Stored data
__________

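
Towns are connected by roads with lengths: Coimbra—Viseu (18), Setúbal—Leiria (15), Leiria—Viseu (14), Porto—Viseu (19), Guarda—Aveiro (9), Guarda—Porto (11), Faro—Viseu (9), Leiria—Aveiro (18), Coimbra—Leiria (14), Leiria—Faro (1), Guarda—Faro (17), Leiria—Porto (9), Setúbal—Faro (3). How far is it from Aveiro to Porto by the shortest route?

20

Comparing a few candidate routes:
Aveiro - Guarda - Faro - Leiria - Porto: 9 + 17 + 1 + 9 = 36
Aveiro - Leiria - Porto: 18 + 9 = 27
Aveiro - Guarda - Porto: 9 + 11 = 20
Best route has total 20.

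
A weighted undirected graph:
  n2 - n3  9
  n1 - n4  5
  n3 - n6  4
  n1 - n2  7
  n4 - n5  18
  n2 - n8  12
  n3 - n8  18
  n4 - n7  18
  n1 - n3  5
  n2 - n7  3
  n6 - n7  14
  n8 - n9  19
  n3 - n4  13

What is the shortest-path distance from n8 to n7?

15

A few of the n8→n7 routes:
n8 -> n2 -> n7: 12 + 3 = 15
n8 -> n3 -> n1 -> n2 -> n7: 18 + 5 + 7 + 3 = 33
n8 -> n3 -> n2 -> n7: 18 + 9 + 3 = 30
n8 -> n3 -> n6 -> n7: 18 + 4 + 14 = 36
The minimum is 15.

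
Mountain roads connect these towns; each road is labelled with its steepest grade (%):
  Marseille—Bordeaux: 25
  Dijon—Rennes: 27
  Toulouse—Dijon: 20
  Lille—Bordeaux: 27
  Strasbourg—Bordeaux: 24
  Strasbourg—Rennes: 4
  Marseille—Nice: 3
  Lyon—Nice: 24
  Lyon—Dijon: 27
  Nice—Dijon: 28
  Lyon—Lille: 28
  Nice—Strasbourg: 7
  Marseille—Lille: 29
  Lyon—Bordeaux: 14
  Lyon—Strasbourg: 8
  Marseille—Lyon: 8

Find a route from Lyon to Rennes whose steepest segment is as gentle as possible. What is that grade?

A few of the Lyon→Rennes routes:
Lyon→Strasbourg→Rennes: max(8, 4) = 8
Lyon→Nice→Strasbourg→Rennes: max(24, 7, 4) = 24
Lyon→Bordeaux→Strasbourg→Rennes: max(14, 24, 4) = 24
Lyon→Marseille→Nice→Strasbourg→Rennes: max(8, 3, 7, 4) = 8
Lyon→Nice→Marseille→Bordeaux→Strasbourg→Rennes: max(24, 3, 25, 24, 4) = 25
The minimum achievable maximum is 8%.

8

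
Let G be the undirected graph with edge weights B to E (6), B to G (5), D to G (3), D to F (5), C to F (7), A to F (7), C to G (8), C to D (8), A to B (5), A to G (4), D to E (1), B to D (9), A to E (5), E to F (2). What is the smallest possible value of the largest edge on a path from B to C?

Checking several routes:
B → A → F → C: max(5, 7, 7) = 7
B → A → E → D → F → C: max(5, 5, 1, 5, 7) = 7
B → A → E → F → C: max(5, 5, 2, 7) = 7
The minimum achievable maximum is 7.

7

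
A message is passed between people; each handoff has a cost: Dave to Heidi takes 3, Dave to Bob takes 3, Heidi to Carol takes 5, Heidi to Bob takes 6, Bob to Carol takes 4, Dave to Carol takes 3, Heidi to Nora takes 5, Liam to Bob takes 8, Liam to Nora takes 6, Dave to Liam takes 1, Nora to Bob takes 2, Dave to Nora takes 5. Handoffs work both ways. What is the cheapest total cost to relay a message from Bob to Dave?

Checking several routes:
Bob-Nora-Liam-Dave: 2 + 6 + 1 = 9
Bob-Dave: 3
Bob-Nora-Dave: 2 + 5 = 7
Bob-Heidi-Dave: 6 + 3 = 9
Bob-Carol-Dave: 4 + 3 = 7
Bob-Liam-Dave: 8 + 1 = 9
Shortest: 3.

3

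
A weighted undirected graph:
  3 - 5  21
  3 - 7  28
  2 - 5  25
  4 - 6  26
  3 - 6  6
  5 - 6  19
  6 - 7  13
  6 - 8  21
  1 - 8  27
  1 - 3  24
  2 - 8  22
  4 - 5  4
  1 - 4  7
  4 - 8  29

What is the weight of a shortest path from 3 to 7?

19

Checking several routes:
3-7: 28
3-6-7: 6 + 13 = 19
3-5-6-7: 21 + 19 + 13 = 53
Best route has total 19.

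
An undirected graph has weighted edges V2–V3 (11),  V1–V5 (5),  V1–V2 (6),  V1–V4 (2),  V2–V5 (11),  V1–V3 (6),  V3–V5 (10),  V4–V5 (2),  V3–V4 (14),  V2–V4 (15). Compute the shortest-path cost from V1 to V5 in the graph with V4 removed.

5

Routes from V1 to V5 avoiding V4:
V1-V2-V3-V5: 6 + 11 + 10 = 27
V1-V5: 5
V1-V2-V5: 6 + 11 = 17
V1-V3-V5: 6 + 10 = 16
V1-V3-V2-V5: 6 + 11 + 11 = 28
The minimum is 5.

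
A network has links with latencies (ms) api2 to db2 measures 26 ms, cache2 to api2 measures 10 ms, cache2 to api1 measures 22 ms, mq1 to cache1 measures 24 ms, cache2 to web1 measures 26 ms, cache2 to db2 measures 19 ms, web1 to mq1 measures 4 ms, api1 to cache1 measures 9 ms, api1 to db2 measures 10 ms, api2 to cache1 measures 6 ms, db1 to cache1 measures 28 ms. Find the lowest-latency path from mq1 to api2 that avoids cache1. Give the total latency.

40

Routes from mq1 to api2 avoiding cache1:
mq1→web1→cache2→api1→db2→api2: 4 + 26 + 22 + 10 + 26 = 88
mq1→web1→cache2→api2: 4 + 26 + 10 = 40
mq1→web1→cache2→db2→api2: 4 + 26 + 19 + 26 = 75
The minimum is 40 ms.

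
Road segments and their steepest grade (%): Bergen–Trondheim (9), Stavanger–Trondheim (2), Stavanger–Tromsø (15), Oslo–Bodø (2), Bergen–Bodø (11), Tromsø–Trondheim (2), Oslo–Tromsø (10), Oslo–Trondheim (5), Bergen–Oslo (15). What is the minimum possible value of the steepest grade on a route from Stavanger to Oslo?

Some routes from Stavanger to Oslo:
Stavanger→Tromsø→Trondheim→Oslo: max(15, 2, 5) = 15
Stavanger→Trondheim→Tromsø→Oslo: max(2, 2, 10) = 10
Stavanger→Trondheim→Oslo: max(2, 5) = 5
Stavanger→Trondheim→Bergen→Bodø→Oslo: max(2, 9, 11, 2) = 11
Stavanger→Tromsø→Oslo: max(15, 10) = 15
Smallest bottleneck: 5%.

5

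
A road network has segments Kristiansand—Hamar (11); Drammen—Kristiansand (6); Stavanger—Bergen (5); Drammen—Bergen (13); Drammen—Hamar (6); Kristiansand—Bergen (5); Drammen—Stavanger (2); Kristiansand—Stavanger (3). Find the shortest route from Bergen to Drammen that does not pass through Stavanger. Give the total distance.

11

Routes from Bergen to Drammen avoiding Stavanger:
Bergen - Drammen: 13
Bergen - Kristiansand - Hamar - Drammen: 5 + 11 + 6 = 22
Bergen - Kristiansand - Drammen: 5 + 6 = 11
Best route has total 11 km.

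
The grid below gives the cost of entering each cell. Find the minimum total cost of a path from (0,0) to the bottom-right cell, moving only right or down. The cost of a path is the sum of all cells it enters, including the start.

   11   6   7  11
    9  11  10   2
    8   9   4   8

44

One optimal route is [0,0] -> [0,1] -> [0,2] -> [1,2] -> [1,3] -> [2,3].
Its cost is 11 + 6 + 7 + 10 + 2 + 8 = 44.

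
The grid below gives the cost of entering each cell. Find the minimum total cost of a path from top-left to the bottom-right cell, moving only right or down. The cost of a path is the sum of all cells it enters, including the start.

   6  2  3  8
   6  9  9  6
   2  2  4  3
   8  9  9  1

Path r0c0 -> r1c0 -> r2c0 -> r2c1 -> r2c2 -> r2c3 -> r3c3: 6 + 6 + 2 + 2 + 4 + 3 + 1 = 24.

24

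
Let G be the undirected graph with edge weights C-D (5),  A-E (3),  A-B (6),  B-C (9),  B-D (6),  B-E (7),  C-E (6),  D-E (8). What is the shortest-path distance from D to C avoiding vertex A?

A few of the D→C routes:
D - B - C: 6 + 9 = 15
D - C: 5
D - B - E - C: 6 + 7 + 6 = 19
D - E - C: 8 + 6 = 14
The minimum is 5.

5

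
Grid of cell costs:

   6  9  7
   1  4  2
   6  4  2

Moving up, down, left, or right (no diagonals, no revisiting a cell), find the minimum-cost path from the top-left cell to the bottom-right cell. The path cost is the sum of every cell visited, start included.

15

Take [0,0] → [1,0] → [1,1] → [1,2] → [2,2] for a total of 6 + 1 + 4 + 2 + 2 = 15.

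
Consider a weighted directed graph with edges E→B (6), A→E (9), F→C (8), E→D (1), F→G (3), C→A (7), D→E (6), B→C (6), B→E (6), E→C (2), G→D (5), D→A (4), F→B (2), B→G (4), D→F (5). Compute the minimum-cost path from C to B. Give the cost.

22

Paths from C to B:
C → A → E → D → F → B: 7 + 9 + 1 + 5 + 2 = 24
C → A → E → B: 7 + 9 + 6 = 22
Shortest: 22.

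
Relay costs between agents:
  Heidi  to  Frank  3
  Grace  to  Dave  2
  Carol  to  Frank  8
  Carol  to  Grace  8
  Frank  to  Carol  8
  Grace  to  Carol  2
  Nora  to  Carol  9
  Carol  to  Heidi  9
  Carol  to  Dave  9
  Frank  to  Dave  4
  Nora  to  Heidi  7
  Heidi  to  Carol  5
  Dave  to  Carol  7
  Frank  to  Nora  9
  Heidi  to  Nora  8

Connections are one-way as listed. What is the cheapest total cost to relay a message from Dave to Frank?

15

Paths from Dave to Frank:
Dave -> Carol -> Heidi -> Frank: 7 + 9 + 3 = 19
Dave -> Carol -> Frank: 7 + 8 = 15
Shortest: 15.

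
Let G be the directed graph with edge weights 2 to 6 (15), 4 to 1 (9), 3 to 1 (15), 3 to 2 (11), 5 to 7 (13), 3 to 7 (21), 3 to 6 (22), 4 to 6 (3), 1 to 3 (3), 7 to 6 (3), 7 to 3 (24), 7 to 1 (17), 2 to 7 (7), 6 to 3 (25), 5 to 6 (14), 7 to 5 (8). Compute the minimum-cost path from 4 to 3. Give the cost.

Routes from 4 to 3:
4→1→3: 9 + 3 = 12
4→6→3: 3 + 25 = 28
The minimum is 12.

12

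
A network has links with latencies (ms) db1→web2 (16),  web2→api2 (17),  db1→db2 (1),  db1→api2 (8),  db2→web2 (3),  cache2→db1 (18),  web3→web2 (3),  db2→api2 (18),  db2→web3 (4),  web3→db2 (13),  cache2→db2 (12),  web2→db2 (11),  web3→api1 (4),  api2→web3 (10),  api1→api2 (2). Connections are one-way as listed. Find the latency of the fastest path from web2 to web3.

15

Routes from web2 to web3:
web2 - api2 - web3: 17 + 10 = 27
web2 - db2 - api2 - web3: 11 + 18 + 10 = 39
web2 - db2 - web3: 11 + 4 = 15
The minimum is 15 ms.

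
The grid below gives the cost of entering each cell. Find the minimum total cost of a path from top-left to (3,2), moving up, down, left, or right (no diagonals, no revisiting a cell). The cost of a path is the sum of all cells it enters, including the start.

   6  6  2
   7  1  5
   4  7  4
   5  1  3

24

Best path: r0c0 r0c1 r1c1 r2c1 r3c1 r3c2
Cost: 6 + 6 + 1 + 7 + 1 + 3 = 24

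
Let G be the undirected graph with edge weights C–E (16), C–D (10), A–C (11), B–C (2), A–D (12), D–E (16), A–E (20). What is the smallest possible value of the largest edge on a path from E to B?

Candidate routes:
E-A-D-C-B: max(20, 12, 10, 2) = 20
E-A-C-B: max(20, 11, 2) = 20
E-D-A-C-B: max(16, 12, 11, 2) = 16
E-C-B: max(16, 2) = 16
E-D-C-B: max(16, 10, 2) = 16
Smallest bottleneck: 16.

16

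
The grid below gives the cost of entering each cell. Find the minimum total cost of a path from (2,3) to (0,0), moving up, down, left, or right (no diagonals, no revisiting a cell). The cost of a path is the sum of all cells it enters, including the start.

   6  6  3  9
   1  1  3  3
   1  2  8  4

18

Cheapest: (2,3) -> (1,3) -> (1,2) -> (1,1) -> (1,0) -> (0,0)
  4 + 3 + 3 + 1 + 1 + 6 = 18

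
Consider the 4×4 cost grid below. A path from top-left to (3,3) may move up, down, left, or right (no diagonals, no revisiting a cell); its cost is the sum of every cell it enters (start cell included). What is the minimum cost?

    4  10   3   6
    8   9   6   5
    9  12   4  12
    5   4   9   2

Best path: [0,0] [0,1] [0,2] [1,2] [2,2] [3,2] [3,3]
Cost: 4 + 10 + 3 + 6 + 4 + 9 + 2 = 38

38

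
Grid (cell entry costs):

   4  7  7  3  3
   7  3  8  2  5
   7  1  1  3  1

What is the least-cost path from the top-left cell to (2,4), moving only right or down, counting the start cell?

Best path: (0,0) -> (0,1) -> (1,1) -> (2,1) -> (2,2) -> (2,3) -> (2,4)
Cost: 4 + 7 + 3 + 1 + 1 + 3 + 1 = 20
(Top row then right column would cost 30.)

20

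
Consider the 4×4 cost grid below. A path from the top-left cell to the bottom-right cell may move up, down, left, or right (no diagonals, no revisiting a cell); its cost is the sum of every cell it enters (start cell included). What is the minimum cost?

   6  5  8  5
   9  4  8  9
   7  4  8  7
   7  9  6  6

Best path: (0,0) → (0,1) → (1,1) → (2,1) → (2,2) → (3,2) → (3,3)
Cost: 6 + 5 + 4 + 4 + 8 + 6 + 6 = 39

39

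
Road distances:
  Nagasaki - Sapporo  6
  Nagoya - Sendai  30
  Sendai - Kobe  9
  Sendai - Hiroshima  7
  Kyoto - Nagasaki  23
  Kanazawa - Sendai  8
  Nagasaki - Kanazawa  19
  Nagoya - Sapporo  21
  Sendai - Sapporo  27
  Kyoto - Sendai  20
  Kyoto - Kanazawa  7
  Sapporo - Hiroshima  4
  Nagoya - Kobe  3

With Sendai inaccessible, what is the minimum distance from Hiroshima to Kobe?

28

Paths from Hiroshima to Kobe avoiding Sendai:
Hiroshima - Sapporo - Nagoya - Kobe: 4 + 21 + 3 = 28
Best route has total 28.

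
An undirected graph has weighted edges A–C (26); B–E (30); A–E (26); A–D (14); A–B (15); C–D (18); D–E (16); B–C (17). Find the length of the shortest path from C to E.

34

Some routes from C to E:
C-A-E: 26 + 26 = 52
C-D-E: 18 + 16 = 34
C-B-E: 17 + 30 = 47
Shortest: 34.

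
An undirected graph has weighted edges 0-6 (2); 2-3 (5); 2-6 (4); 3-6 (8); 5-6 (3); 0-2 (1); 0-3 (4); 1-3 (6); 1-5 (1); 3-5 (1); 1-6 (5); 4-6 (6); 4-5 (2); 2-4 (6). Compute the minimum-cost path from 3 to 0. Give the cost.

Checking several routes:
3-0: 4
3-5-6-2-0: 1 + 3 + 4 + 1 = 9
3-5-1-6-0: 1 + 1 + 5 + 2 = 9
3-5-4-2-0: 1 + 2 + 6 + 1 = 10
3-5-6-0: 1 + 3 + 2 = 6
3-2-0: 5 + 1 = 6
Shortest: 4.

4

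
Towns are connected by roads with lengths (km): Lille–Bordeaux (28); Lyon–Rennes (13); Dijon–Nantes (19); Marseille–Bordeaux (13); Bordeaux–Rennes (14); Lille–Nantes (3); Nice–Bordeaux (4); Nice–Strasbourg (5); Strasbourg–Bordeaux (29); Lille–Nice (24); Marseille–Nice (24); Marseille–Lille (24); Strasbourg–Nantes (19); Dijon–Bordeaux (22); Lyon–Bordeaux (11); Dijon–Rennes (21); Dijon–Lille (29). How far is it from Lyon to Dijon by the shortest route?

A few of the Lyon→Dijon routes:
Lyon - Bordeaux - Dijon: 11 + 22 = 33
Lyon - Rennes - Dijon: 13 + 21 = 34
Lyon - Bordeaux - Rennes - Dijon: 11 + 14 + 21 = 46
Best route has total 33 km.

33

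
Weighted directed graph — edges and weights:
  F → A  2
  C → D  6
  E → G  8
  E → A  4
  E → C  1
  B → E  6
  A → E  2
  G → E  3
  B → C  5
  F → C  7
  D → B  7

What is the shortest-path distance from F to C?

Paths from F to C:
F-C: 7
F-A-E-C: 2 + 2 + 1 = 5
Best route has total 5.

5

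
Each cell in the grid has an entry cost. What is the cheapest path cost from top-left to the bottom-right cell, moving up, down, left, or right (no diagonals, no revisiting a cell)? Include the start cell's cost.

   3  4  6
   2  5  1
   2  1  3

Cheapest: [0,0] [1,0] [2,0] [2,1] [2,2]
  3 + 2 + 2 + 1 + 3 = 11

11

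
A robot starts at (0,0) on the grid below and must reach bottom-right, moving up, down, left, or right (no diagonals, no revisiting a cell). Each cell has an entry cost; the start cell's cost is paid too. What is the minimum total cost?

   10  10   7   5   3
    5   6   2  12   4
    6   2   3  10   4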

__________

In the data above, find each line that uses the string "Kanazawa". Copy it.

### TASK RESULT
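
  Kanazawa - Sendai  8
  Nagasaki - Kanazawa  19
  Kyoto - Kanazawa  7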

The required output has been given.